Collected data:
--------------------
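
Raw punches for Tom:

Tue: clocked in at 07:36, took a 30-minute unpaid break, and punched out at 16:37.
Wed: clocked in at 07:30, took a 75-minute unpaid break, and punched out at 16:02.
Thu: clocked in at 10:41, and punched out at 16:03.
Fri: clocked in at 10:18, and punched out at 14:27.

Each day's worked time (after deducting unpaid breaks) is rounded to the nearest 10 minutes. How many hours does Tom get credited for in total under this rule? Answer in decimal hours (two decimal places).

Tue: 07:36–16:37 = 9 h 1 min − 30 min = 8 h 31 min → rounds to 8 h 30 min
Wed: 07:30–16:02 = 8 h 32 min − 75 min = 7 h 17 min → rounds to 7 h 20 min
Thu: 10:41–16:03 = 5 h 22 min → rounds to 5 h 20 min
Fri: 10:18–14:27 = 4 h 9 min → rounds to 4 h 10 min
Total credited: 25 h 20 min.

25.33 hours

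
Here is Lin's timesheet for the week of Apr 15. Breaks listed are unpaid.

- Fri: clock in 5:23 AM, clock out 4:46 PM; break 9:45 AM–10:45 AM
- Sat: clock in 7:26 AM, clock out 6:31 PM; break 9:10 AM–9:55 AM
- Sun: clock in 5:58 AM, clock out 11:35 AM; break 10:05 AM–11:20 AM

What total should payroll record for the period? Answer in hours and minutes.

25 h 5 min

Fri: 5:23 AM–4:46 PM = 11 h 23 min; less 60 min break → 10 h 23 min
Sat: 7:26 AM–6:31 PM = 11 h 5 min; less 45 min break → 10 h 20 min
Sun: 5:58 AM–11:35 AM = 5 h 37 min; less 75 min break → 4 h 22 min
Total: 10 h 23 min + 10 h 20 min + 4 h 22 min = 25 h 5 min.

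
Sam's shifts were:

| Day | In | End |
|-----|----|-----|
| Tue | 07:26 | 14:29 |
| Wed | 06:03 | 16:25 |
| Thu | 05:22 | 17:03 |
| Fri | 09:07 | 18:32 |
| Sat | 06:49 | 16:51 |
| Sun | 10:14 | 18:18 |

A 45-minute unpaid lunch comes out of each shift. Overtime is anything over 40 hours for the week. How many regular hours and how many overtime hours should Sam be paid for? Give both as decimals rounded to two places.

Tue: 07:26–14:29 = 7 h 3 min; less 45 min break → 6 h 18 min
Wed: 06:03–16:25 = 10 h 22 min; less 45 min break → 9 h 37 min
Thu: 05:22–17:03 = 11 h 41 min; less 45 min break → 10 h 56 min
Fri: 09:07–18:32 = 9 h 25 min; less 45 min break → 8 h 40 min
Sat: 06:49–16:51 = 10 h 2 min; less 45 min break → 9 h 17 min
Sun: 10:14–18:18 = 8 h 4 min; less 45 min break → 7 h 19 min
Total worked: 52 h 7 min = 52.12 h.
Threshold 40 h → overtime 12 h 7 min, regular 40 h 0 min.

Regular 40.00 hours, overtime 12.12 hours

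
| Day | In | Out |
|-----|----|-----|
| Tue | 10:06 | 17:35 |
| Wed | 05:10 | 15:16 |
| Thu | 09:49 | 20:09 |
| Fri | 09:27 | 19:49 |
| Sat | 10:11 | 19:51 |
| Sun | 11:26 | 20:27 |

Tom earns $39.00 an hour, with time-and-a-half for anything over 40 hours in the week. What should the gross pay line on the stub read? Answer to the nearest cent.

$2552.55

Tue: 10:06–17:35 = 7 h 29 min
Wed: 05:10–15:16 = 10 h 6 min
Thu: 09:49–20:09 = 10 h 20 min
Fri: 09:27–19:49 = 10 h 22 min
Sat: 10:11–19:51 = 9 h 40 min
Sun: 11:26–20:27 = 9 h 1 min
Total worked: 56 h 58 min = 3418 min.
Regular 40 h 0 min = 2400 min at $39.00/h; overtime 16 h 58 min = 1018 min at $58.50/h.
Pay = (2400 × $39.00 + 1018 × $58.50) ÷ 60 = $2552.55.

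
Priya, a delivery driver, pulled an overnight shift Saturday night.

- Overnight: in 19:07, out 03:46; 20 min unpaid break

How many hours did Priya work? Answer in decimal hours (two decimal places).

8.32 hours

Overnight: 19:07 → midnight = 4 h 53 min; midnight → 03:46 = 3 h 46 min; span 8 h 39 min; less 20 min break → 8 h 19 min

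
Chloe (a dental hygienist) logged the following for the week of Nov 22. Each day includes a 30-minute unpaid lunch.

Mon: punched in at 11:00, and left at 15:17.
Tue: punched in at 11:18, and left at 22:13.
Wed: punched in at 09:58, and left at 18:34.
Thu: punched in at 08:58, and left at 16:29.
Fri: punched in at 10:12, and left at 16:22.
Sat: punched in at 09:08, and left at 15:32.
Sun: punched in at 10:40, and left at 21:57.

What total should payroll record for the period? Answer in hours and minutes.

Mon: 11:00–15:17 = 4 h 17 min; less 30 min break → 3 h 47 min
Tue: 11:18–22:13 = 10 h 55 min; less 30 min break → 10 h 25 min
Wed: 09:58–18:34 = 8 h 36 min; less 30 min break → 8 h 6 min
Thu: 08:58–16:29 = 7 h 31 min; less 30 min break → 7 h 1 min
Fri: 10:12–16:22 = 6 h 10 min; less 30 min break → 5 h 40 min
Sat: 09:08–15:32 = 6 h 24 min; less 30 min break → 5 h 54 min
Sun: 10:40–21:57 = 11 h 17 min; less 30 min break → 10 h 47 min
Total: 3 h 47 min + 10 h 25 min + 8 h 6 min + 7 h 1 min + 5 h 40 min + 5 h 54 min + 10 h 47 min = 51 h 40 min.

51 h 40 min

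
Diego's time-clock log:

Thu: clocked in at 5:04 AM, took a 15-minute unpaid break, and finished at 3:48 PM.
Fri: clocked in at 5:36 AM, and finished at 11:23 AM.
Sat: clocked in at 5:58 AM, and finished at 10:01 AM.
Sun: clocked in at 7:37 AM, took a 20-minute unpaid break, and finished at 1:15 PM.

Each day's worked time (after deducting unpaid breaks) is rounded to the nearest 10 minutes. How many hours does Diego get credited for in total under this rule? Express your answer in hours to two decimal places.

Thu: 5:04 AM–3:48 PM = 10 h 44 min − 15 min = 10 h 29 min → rounds to 10 h 30 min
Fri: 5:36 AM–11:23 AM = 5 h 47 min → rounds to 5 h 50 min
Sat: 5:58 AM–10:01 AM = 4 h 3 min → rounds to 4 h 0 min
Sun: 7:37 AM–1:15 PM = 5 h 38 min − 20 min = 5 h 18 min → rounds to 5 h 20 min
Total credited: 25 h 40 min.

25.67 hours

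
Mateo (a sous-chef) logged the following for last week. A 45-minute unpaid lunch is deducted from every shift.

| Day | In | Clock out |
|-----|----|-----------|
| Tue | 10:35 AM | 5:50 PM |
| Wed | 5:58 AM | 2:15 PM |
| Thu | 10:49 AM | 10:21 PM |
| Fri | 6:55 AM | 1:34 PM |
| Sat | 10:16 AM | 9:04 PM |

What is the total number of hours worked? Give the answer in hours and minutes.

40 h 46 min

Tue: 10:35 AM–5:50 PM = 7 h 15 min; less 45 min break → 6 h 30 min
Wed: 5:58 AM–2:15 PM = 8 h 17 min; less 45 min break → 7 h 32 min
Thu: 10:49 AM–10:21 PM = 11 h 32 min; less 45 min break → 10 h 47 min
Fri: 6:55 AM–1:34 PM = 6 h 39 min; less 45 min break → 5 h 54 min
Sat: 10:16 AM–9:04 PM = 10 h 48 min; less 45 min break → 10 h 3 min
Total: 6 h 30 min + 7 h 32 min + 10 h 47 min + 5 h 54 min + 10 h 3 min = 40 h 46 min.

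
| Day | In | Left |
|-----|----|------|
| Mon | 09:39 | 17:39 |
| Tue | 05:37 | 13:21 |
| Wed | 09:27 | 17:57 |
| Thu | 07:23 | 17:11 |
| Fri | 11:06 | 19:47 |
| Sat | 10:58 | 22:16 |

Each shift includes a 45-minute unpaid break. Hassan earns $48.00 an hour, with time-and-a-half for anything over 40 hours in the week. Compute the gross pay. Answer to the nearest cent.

$2605.20

Mon: 09:39–17:39 = 8 h 0 min; less 45 min break → 7 h 15 min
Tue: 05:37–13:21 = 7 h 44 min; less 45 min break → 6 h 59 min
Wed: 09:27–17:57 = 8 h 30 min; less 45 min break → 7 h 45 min
Thu: 07:23–17:11 = 9 h 48 min; less 45 min break → 9 h 3 min
Fri: 11:06–19:47 = 8 h 41 min; less 45 min break → 7 h 56 min
Sat: 10:58–22:16 = 11 h 18 min; less 45 min break → 10 h 33 min
Total worked: 49 h 31 min = 2971 min.
Regular 40 h 0 min = 2400 min at $48.00/h; overtime 9 h 31 min = 571 min at $72.00/h.
Pay = (2400 × $48.00 + 571 × $72.00) ÷ 60 = $2605.20.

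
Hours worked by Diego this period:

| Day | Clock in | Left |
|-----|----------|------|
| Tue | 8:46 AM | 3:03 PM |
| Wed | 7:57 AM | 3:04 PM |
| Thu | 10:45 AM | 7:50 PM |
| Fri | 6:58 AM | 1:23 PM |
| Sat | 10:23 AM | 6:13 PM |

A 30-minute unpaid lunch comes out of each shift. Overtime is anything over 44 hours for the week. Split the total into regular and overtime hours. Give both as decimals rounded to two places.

Tue: 8:46 AM–3:03 PM = 6 h 17 min; less 30 min break → 5 h 47 min
Wed: 7:57 AM–3:04 PM = 7 h 7 min; less 30 min break → 6 h 37 min
Thu: 10:45 AM–7:50 PM = 9 h 5 min; less 30 min break → 8 h 35 min
Fri: 6:58 AM–1:23 PM = 6 h 25 min; less 30 min break → 5 h 55 min
Sat: 10:23 AM–6:13 PM = 7 h 50 min; less 30 min break → 7 h 20 min
Total worked: 34 h 14 min = 34.23 h.
Threshold 44 h → overtime 0 h 0 min, regular 34 h 14 min.

Regular 34.23 hours, overtime 0.00 hours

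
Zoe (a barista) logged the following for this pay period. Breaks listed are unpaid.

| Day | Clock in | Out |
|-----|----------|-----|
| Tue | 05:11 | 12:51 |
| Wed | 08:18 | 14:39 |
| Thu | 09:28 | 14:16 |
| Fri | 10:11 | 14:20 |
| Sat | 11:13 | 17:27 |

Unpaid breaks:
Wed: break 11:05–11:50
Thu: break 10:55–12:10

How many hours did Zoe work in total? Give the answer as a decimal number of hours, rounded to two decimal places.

Tue: 05:11–12:51 = 7 h 40 min
Wed: 08:18–14:39 = 6 h 21 min; less 45 min break → 5 h 36 min
Thu: 09:28–14:16 = 4 h 48 min; less 75 min break → 3 h 33 min
Fri: 10:11–14:20 = 4 h 9 min
Sat: 11:13–17:27 = 6 h 14 min
Total: 7 h 40 min + 5 h 36 min + 3 h 33 min + 4 h 9 min + 6 h 14 min = 27 h 12 min.

27.20 hours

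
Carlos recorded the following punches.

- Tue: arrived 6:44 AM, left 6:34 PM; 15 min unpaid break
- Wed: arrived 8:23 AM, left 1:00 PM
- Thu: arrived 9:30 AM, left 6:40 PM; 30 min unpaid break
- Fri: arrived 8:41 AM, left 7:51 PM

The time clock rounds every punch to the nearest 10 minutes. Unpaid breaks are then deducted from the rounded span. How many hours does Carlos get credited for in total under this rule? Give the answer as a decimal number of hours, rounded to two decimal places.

36.08 hours

Tue: in 6:44 AM→6:40 AM, out 6:34 PM→6:30 PM; 11 h 50 min − 15 min = 11 h 35 min
Wed: in 8:23 AM→8:20 AM, out 1:00 PM→1:00 PM; 4 h 40 min
Thu: in 9:30 AM→9:30 AM, out 6:40 PM→6:40 PM; 9 h 10 min − 30 min = 8 h 40 min
Fri: in 8:41 AM→8:40 AM, out 7:51 PM→7:50 PM; 11 h 10 min
Total credited: 36 h 5 min.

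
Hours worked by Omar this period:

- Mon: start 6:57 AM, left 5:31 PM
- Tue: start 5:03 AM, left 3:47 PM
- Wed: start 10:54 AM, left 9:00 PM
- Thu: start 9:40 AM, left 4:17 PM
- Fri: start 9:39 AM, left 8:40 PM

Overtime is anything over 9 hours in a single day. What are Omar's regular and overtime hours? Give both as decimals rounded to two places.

Mon: 6:57 AM–5:31 PM = 10 h 34 min
Tue: 5:03 AM–3:47 PM = 10 h 44 min
Wed: 10:54 AM–9:00 PM = 10 h 6 min
Thu: 9:40 AM–4:17 PM = 6 h 37 min
Fri: 9:39 AM–8:40 PM = 11 h 1 min
Mon reg 9 h 0 min / OT 1 h 34 min; Tue reg 9 h 0 min / OT 1 h 44 min; Wed reg 9 h 0 min / OT 1 h 6 min; Thu reg 6 h 37 min / OT 0 h 0 min; Fri reg 9 h 0 min / OT 2 h 1 min.
Totals: regular 42 h 37 min, overtime 6 h 25 min.

Regular 42.62 hours, overtime 6.42 hours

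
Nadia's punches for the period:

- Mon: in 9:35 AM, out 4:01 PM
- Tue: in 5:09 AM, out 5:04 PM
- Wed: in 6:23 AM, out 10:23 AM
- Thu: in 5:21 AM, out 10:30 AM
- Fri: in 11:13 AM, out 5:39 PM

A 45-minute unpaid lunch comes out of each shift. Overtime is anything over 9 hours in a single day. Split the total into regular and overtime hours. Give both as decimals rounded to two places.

Regular 28.02 hours, overtime 2.17 hours

Mon: 9:35 AM–4:01 PM = 6 h 26 min; less 45 min break → 5 h 41 min
Tue: 5:09 AM–5:04 PM = 11 h 55 min; less 45 min break → 11 h 10 min
Wed: 6:23 AM–10:23 AM = 4 h 0 min; less 45 min break → 3 h 15 min
Thu: 5:21 AM–10:30 AM = 5 h 9 min; less 45 min break → 4 h 24 min
Fri: 11:13 AM–5:39 PM = 6 h 26 min; less 45 min break → 5 h 41 min
Mon reg 5 h 41 min / OT 0 h 0 min; Tue reg 9 h 0 min / OT 2 h 10 min; Wed reg 3 h 15 min / OT 0 h 0 min; Thu reg 4 h 24 min / OT 0 h 0 min; Fri reg 5 h 41 min / OT 0 h 0 min.
Totals: regular 28 h 1 min, overtime 2 h 10 min.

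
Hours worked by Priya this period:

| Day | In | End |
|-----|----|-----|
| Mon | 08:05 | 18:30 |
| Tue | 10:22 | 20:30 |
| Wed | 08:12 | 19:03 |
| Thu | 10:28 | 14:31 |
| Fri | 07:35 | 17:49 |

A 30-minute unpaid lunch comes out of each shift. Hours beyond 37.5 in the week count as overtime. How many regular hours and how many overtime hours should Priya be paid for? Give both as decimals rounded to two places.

Regular 37.50 hours, overtime 5.68 hours

Mon: 08:05–18:30 = 10 h 25 min; less 30 min break → 9 h 55 min
Tue: 10:22–20:30 = 10 h 8 min; less 30 min break → 9 h 38 min
Wed: 08:12–19:03 = 10 h 51 min; less 30 min break → 10 h 21 min
Thu: 10:28–14:31 = 4 h 3 min; less 30 min break → 3 h 33 min
Fri: 07:35–17:49 = 10 h 14 min; less 30 min break → 9 h 44 min
Total worked: 43 h 11 min = 43.18 h.
Threshold 37.5 h → overtime 5 h 41 min, regular 37 h 30 min.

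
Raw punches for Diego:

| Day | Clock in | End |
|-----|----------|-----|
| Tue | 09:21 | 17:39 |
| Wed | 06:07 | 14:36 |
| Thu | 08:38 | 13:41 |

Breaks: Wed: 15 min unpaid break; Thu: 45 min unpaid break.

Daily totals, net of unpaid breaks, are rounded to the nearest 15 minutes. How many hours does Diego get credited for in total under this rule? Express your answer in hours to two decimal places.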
--------------------
### What you will do
A bare number is required: the count of lines above with the string "punched".

### Solution
11